[[ EXERCISE INPUT open ]]
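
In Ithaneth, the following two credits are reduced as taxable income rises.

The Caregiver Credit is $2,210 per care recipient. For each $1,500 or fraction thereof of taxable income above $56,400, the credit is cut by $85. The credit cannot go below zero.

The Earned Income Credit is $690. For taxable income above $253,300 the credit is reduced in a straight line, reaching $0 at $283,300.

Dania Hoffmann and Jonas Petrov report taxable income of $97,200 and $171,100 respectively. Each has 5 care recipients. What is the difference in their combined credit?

$4,165

Dania ($97,200): Caregiver Credit: base = 5 × $2,210 = $11,050. income exceeds $56,400 by $40,800, which is 28 full-or-partial $1,500 increments; reduction = 28 × $85 = $2,380, leaving $8,670. Earned Income Credit: $97,200 is at or below the $253,300 threshold, so the full $690 applies. total $8,670 + $690 = $9,360
Jonas ($171,100): Caregiver Credit: base = 5 × $2,210 = $11,050. income exceeds $56,400 by $114,700, which is 77 full-or-partial $1,500 increments; reduction = 77 × $85 = $6,545, leaving $4,505. Earned Income Credit: $171,100 is at or below the $253,300 threshold, so the full $690 applies. total $4,505 + $690 = $5,195
Difference: |$9,360 − $5,195| = $4,165.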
[[ EXERCISE INPUT closed ]]
*EXERCISE DESCRIPTION*: What you return must be an exact retyping of the lines above starting at the line with "The Caregiver Credit" and ending at the line with "The Earned Income", and nothing besides.

*WRITTEN RESPONSE*:
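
The Caregiver Credit is $2,210 per care recipient. For each $1,500 or fraction thereof of taxable income above $56,400, the credit is cut by $85. The credit cannot go below zero.

The Earned Income Credit is $690. For taxable income above $253,300 the credit is reduced in a straight line, reaching $0 at $283,300.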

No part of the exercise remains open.